The problem:
Every record must be retyped exactly as it reads.

Materials provided:
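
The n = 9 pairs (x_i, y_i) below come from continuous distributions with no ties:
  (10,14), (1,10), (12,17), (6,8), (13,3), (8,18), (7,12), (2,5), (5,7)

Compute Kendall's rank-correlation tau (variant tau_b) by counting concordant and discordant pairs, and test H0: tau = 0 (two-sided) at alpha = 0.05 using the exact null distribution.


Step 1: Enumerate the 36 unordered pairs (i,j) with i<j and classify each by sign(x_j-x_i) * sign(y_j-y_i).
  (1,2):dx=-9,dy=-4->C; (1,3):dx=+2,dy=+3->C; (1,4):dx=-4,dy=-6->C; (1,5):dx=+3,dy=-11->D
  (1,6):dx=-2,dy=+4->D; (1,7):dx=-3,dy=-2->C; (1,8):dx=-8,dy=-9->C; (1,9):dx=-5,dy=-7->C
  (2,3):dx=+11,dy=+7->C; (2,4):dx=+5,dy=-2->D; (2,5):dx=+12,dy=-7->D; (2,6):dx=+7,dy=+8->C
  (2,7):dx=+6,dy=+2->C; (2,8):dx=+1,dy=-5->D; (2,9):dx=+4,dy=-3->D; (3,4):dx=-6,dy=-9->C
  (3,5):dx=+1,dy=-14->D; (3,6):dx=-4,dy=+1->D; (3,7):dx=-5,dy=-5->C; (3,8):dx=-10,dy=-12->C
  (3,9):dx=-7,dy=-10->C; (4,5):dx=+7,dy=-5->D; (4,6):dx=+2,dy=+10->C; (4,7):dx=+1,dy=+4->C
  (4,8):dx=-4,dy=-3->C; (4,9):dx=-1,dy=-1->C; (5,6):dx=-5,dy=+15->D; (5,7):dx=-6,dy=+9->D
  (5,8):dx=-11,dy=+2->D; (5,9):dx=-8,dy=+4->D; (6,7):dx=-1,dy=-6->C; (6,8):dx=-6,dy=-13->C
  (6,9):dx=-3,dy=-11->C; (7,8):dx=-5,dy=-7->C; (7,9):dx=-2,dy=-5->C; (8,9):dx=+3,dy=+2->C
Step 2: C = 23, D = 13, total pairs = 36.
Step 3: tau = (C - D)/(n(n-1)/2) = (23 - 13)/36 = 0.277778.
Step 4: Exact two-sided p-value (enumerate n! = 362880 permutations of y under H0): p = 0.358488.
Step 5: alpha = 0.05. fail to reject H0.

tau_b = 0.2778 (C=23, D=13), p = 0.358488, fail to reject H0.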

Expected answer:
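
The n = 9 pairs (x_i, y_i) below come from continuous distributions with no ties:
  (10,14), (1,10), (12,17), (6,8), (13,3), (8,18), (7,12), (2,5), (5,7)

Compute Kendall's rank-correlation tau (variant tau_b) by counting concordant and discordant pairs, and test H0: tau = 0 (two-sided) at alpha = 0.05 using the exact null distribution.


Step 1: Enumerate the 36 unordered pairs (i,j) with i<j and classify each by sign(x_j-x_i) * sign(y_j-y_i).
  (1,2):dx=-9,dy=-4->C; (1,3):dx=+2,dy=+3->C; (1,4):dx=-4,dy=-6->C; (1,5):dx=+3,dy=-11->D
  (1,6):dx=-2,dy=+4->D; (1,7):dx=-3,dy=-2->C; (1,8):dx=-8,dy=-9->C; (1,9):dx=-5,dy=-7->C
  (2,3):dx=+11,dy=+7->C; (2,4):dx=+5,dy=-2->D; (2,5):dx=+12,dy=-7->D; (2,6):dx=+7,dy=+8->C
  (2,7):dx=+6,dy=+2->C; (2,8):dx=+1,dy=-5->D; (2,9):dx=+4,dy=-3->D; (3,4):dx=-6,dy=-9->C
  (3,5):dx=+1,dy=-14->D; (3,6):dx=-4,dy=+1->D; (3,7):dx=-5,dy=-5->C; (3,8):dx=-10,dy=-12->C
  (3,9):dx=-7,dy=-10->C; (4,5):dx=+7,dy=-5->D; (4,6):dx=+2,dy=+10->C; (4,7):dx=+1,dy=+4->C
  (4,8):dx=-4,dy=-3->C; (4,9):dx=-1,dy=-1->C; (5,6):dx=-5,dy=+15->D; (5,7):dx=-6,dy=+9->D
  (5,8):dx=-11,dy=+2->D; (5,9):dx=-8,dy=+4->D; (6,7):dx=-1,dy=-6->C; (6,8):dx=-6,dy=-13->C
  (6,9):dx=-3,dy=-11->C; (7,8):dx=-5,dy=-7->C; (7,9):dx=-2,dy=-5->C; (8,9):dx=+3,dy=+2->C
Step 2: C = 23, D = 13, total pairs = 36.
Step 3: tau = (C - D)/(n(n-1)/2) = (23 - 13)/36 = 0.277778.
Step 4: Exact two-sided p-value (enumerate n! = 362880 permutations of y under H0): p = 0.358488.
Step 5: alpha = 0.05. fail to reject H0.

tau_b = 0.2778 (C=23, D=13), p = 0.358488, fail to reject H0.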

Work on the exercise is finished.